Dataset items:
• • •
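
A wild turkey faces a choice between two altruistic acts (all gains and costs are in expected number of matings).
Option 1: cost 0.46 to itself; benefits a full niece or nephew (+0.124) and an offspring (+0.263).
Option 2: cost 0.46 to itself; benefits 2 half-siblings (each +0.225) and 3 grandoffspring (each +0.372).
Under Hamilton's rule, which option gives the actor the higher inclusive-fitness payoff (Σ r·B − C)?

Option 1: r to a full niece or nephew = 0.25.
Option 1: r to an offspring = 0.5.
Option 1: Σ r·B − C = (1·0.25·0.124 + 1·0.5·0.263) − 0.46 = -0.2975.
Option 2: r to a half-sibling = 0.25.
Option 2: r to a grandoffspring = 0.25.
Option 2: Σ r·B − C = (2·0.25·0.225 + 3·0.25·0.372) − 0.46 = -0.0685.
Option 2 has the higher net inclusive-fitness payoff.

Option 2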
• • •
Problem: The answer must consist solely of the number of lines in the entries that contain the word "itself".

Your response: 2